**Exercise requirements**
The records below must be copied in full, exactly as they read.

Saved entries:
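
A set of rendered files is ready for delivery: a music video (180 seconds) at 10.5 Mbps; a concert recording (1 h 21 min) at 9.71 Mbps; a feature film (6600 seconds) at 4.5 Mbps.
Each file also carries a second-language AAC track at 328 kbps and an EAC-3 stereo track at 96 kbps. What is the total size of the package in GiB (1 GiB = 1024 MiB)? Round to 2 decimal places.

9.75 GiB

Audio total: 328 + 96 = 424 kbps = 0.424 Mbps.
music video: 10.924 Mbps × 180 s = 1966.3 Mb
concert recording: 10.134 Mbps × 4860 s = 49251.2 Mb
feature film: 4.924 Mbps × 6600 s = 32498.4 Mb
Total: 83716.0 Mb = 10464.5 MB.
= 9.746 GiB.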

**Expected output**
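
A set of rendered files is ready for delivery: a music video (180 seconds) at 10.5 Mbps; a concert recording (1 h 21 min) at 9.71 Mbps; a feature film (6600 seconds) at 4.5 Mbps.
Each file also carries a second-language AAC track at 328 kbps and an EAC-3 stereo track at 96 kbps. What is the total size of the package in GiB (1 GiB = 1024 MiB)? Round to 2 decimal places.

9.75 GiB

Audio total: 328 + 96 = 424 kbps = 0.424 Mbps.
music video: 10.924 Mbps × 180 s = 1966.3 Mb
concert recording: 10.134 Mbps × 4860 s = 49251.2 Mb
feature film: 4.924 Mbps × 6600 s = 32498.4 Mb
Total: 83716.0 Mb = 10464.5 MB.
= 9.746 GiB.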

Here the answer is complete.